### DIRECTIONS
Exactly as shown below, retype every line of the data.

### Collection entries
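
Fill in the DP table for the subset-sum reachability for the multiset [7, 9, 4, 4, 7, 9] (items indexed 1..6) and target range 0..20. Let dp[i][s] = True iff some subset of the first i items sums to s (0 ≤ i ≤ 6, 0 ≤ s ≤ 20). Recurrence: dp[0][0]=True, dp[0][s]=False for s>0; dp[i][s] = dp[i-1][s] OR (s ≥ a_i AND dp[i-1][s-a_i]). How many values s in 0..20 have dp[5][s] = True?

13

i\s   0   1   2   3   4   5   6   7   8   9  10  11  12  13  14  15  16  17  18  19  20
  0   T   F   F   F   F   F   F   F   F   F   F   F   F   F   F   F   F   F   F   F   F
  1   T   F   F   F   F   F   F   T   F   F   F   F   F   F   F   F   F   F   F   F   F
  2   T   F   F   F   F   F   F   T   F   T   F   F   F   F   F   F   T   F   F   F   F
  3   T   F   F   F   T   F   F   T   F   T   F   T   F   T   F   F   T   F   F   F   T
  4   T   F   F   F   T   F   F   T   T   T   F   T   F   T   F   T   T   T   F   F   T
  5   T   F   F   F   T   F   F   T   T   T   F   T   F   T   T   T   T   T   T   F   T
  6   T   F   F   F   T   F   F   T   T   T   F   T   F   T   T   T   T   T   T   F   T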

### SOLUTION BELOW
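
Fill in the DP table for the subset-sum reachability for the multiset [7, 9, 4, 4, 7, 9] (items indexed 1..6) and target range 0..20. Let dp[i][s] = True iff some subset of the first i items sums to s (0 ≤ i ≤ 6, 0 ≤ s ≤ 20). Recurrence: dp[0][0]=True, dp[0][s]=False for s>0; dp[i][s] = dp[i-1][s] OR (s ≥ a_i AND dp[i-1][s-a_i]). How many values s in 0..20 have dp[5][s] = True?

13

i\s   0   1   2   3   4   5   6   7   8   9  10  11  12  13  14  15  16  17  18  19  20
  0   T   F   F   F   F   F   F   F   F   F   F   F   F   F   F   F   F   F   F   F   F
  1   T   F   F   F   F   F   F   T   F   F   F   F   F   F   F   F   F   F   F   F   F
  2   T   F   F   F   F   F   F   T   F   T   F   F   F   F   F   F   T   F   F   F   F
  3   T   F   F   F   T   F   F   T   F   T   F   T   F   T   F   F   T   F   F   F   T
  4   T   F   F   F   T   F   F   T   T   T   F   T   F   T   F   T   T   T   F   F   T
  5   T   F   F   F   T   F   F   T   T   T   F   T   F   T   T   T   T   T   T   F   T
  6   T   F   F   F   T   F   F   T   T   T   F   T   F   T   T   T   T   T   T   F   T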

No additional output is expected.